→ Work to be completed
Restate the material verbatim, every line included.

→ Extracted material
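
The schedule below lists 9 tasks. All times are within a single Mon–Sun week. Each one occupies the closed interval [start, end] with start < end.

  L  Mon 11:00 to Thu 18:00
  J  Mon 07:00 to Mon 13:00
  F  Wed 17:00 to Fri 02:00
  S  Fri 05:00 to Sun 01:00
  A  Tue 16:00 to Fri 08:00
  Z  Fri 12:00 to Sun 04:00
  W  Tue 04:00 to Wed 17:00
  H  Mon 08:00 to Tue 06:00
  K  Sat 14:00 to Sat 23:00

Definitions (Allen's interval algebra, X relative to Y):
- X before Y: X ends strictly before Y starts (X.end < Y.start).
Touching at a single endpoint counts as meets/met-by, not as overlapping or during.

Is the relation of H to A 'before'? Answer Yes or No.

H = [Mon 08:00, Tue 06:00], A = [Tue 16:00, Fri 08:00].
Actual relation of H to A: before.
Asked whether 'before' holds → Yes.

Yes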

→ Result for this exercise
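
The schedule below lists 9 tasks. All times are within a single Mon–Sun week. Each one occupies the closed interval [start, end] with start < end.

  L  Mon 11:00 to Thu 18:00
  J  Mon 07:00 to Mon 13:00
  F  Wed 17:00 to Fri 02:00
  S  Fri 05:00 to Sun 01:00
  A  Tue 16:00 to Fri 08:00
  Z  Fri 12:00 to Sun 04:00
  W  Tue 04:00 to Wed 17:00
  H  Mon 08:00 to Tue 06:00
  K  Sat 14:00 to Sat 23:00

Definitions (Allen's interval algebra, X relative to Y):
- X before Y: X ends strictly before Y starts (X.end < Y.start).
Touching at a single endpoint counts as meets/met-by, not as overlapping or during.

Is the relation of H to A 'before'? Answer Yes or No.

H = [Mon 08:00, Tue 06:00], A = [Tue 16:00, Fri 08:00].
Actual relation of H to A: before.
Asked whether 'before' holds → Yes.

Yes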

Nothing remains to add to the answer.